===== INFORMATION SUPPLIED =====

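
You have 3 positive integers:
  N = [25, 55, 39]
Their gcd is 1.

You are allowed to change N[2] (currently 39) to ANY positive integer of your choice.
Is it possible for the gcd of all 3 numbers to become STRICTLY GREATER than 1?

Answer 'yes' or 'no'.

Current gcd = 1
gcd of all OTHER numbers (without N[2]=39): gcd([25, 55]) = 5
The new gcd after any change is gcd(5, new_value).
This can be at most 5.
Since 5 > old gcd 1, the gcd CAN increase (e.g., set N[2] = 5).

Answer: yes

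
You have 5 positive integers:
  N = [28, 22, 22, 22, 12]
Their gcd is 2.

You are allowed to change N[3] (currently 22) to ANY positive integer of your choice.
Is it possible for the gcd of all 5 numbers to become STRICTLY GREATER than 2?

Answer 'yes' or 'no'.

Answer: no

Derivation:
Current gcd = 2
gcd of all OTHER numbers (without N[3]=22): gcd([28, 22, 22, 12]) = 2
The new gcd after any change is gcd(2, new_value).
This can be at most 2.
Since 2 = old gcd 2, the gcd can only stay the same or decrease.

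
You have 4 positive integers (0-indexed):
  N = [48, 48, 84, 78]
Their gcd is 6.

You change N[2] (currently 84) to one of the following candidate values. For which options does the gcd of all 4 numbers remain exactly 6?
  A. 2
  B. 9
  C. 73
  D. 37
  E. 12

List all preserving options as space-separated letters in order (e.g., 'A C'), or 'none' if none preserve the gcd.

Answer: E

Derivation:
Old gcd = 6; gcd of others (without N[2]) = 6
New gcd for candidate v: gcd(6, v). Preserves old gcd iff gcd(6, v) = 6.
  Option A: v=2, gcd(6,2)=2 -> changes
  Option B: v=9, gcd(6,9)=3 -> changes
  Option C: v=73, gcd(6,73)=1 -> changes
  Option D: v=37, gcd(6,37)=1 -> changes
  Option E: v=12, gcd(6,12)=6 -> preserves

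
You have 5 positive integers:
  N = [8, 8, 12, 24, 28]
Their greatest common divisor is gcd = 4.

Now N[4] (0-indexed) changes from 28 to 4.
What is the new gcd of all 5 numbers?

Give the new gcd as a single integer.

Answer: 4

Derivation:
Numbers: [8, 8, 12, 24, 28], gcd = 4
Change: index 4, 28 -> 4
gcd of the OTHER numbers (without index 4): gcd([8, 8, 12, 24]) = 4
New gcd = gcd(g_others, new_val) = gcd(4, 4) = 4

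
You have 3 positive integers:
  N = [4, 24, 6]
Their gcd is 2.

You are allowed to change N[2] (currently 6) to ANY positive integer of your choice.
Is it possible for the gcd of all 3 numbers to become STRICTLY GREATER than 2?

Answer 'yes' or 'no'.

Answer: yes

Derivation:
Current gcd = 2
gcd of all OTHER numbers (without N[2]=6): gcd([4, 24]) = 4
The new gcd after any change is gcd(4, new_value).
This can be at most 4.
Since 4 > old gcd 2, the gcd CAN increase (e.g., set N[2] = 4).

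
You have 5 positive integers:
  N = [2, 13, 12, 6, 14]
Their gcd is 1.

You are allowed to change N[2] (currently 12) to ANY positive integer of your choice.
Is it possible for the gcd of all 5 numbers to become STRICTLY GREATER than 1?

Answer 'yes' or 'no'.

Answer: no

Derivation:
Current gcd = 1
gcd of all OTHER numbers (without N[2]=12): gcd([2, 13, 6, 14]) = 1
The new gcd after any change is gcd(1, new_value).
This can be at most 1.
Since 1 = old gcd 1, the gcd can only stay the same or decrease.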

=====

WHAT THE TASK REQUIRES: Repeat exactly, please, each line from the beginning of the data through the line with "3 numbers to become STRICTLY GREATER than 1?" in it, and only those lines.

RESPONSE AREA:
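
You have 3 positive integers:
  N = [25, 55, 39]
Their gcd is 1.

You are allowed to change N[2] (currently 39) to ANY positive integer of your choice.
Is it possible for the gcd of all 3 numbers to become STRICTLY GREATER than 1?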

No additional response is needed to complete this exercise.